§ **WHAT THE TASK ASKS**
Find every line in the records below that contains the word "identical", and copy each such line.

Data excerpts
------------------------------------------------------------------------

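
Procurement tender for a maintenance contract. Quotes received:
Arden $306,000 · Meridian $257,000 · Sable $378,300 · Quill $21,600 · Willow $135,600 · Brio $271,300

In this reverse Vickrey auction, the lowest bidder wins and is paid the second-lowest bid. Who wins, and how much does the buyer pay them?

Reverse Vickrey auction: the lowest bidder wins and is paid the second-lowest bid.
Sorting bids: 21,600 (Quill) < 135,600 (Willow) < 257,000 (Meridian) < 271,300 (Brio) < 306,000 (Arden) < 378,300 (Sable)
Quill wins with the lowest bid; price is set by the runner-up at $135,600.

Quill is paid $135,600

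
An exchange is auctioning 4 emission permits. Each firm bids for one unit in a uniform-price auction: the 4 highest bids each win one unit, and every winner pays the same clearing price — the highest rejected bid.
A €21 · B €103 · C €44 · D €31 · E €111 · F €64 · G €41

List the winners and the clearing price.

E, B, F, C; each pays €41

Sorting: 111 (E), 103 (B), 64 (F), 44 (C), 41 (G), 31 (D), …
Winners (4 units): E, B, F, C.
Clearing price = highest rejected bid = €41.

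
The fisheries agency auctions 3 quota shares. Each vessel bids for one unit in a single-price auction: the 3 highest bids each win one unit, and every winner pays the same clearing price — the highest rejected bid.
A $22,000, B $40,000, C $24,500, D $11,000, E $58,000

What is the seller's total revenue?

Total revenue: $66,000

Sorting: 58,000 (E), 40,000 (B), 24,500 (C), 22,000 (A), 11,000 (D)
Winners (3 units): E, B, C.
First losing bid is A's $22,000, which sets the uniform price.
Total revenue = 3 × $22,000 = $66,000.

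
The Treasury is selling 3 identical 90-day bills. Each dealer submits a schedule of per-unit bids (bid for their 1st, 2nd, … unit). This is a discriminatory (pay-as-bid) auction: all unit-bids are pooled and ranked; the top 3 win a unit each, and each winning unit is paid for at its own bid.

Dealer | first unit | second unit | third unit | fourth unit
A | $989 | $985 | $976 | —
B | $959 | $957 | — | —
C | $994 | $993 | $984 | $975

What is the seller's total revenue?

All unit-bids, highest first — top 3: 994 (C-1), 993 (C-2), 989 (A-1)
Next rejected bid: $985 (not a price — pay-as-bid).
Each winning unit pays its own bid.
Revenue = 994 + 993 + 989 = $2,976.

Total revenue: $2,976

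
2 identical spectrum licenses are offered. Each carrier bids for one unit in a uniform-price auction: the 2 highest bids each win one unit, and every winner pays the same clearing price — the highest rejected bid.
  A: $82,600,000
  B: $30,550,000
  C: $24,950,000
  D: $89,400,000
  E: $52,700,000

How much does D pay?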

------------------------------------------------------------------------

§ **RESPONSE**
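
The Treasury is selling 3 identical 90-day bills. Each dealer submits a schedule of per-unit bids (bid for their 1st, 2nd, … unit). This is a discriminatory (pay-as-bid) auction: all unit-bids are pooled and ranked; the top 3 win a unit each, and each winning unit is paid for at its own bid.
2 identical spectrum licenses are offered. Each carrier bids for one unit in a uniform-price auction: the 2 highest bids each win one unit, and every winner pays the same clearing price — the highest rejected bid.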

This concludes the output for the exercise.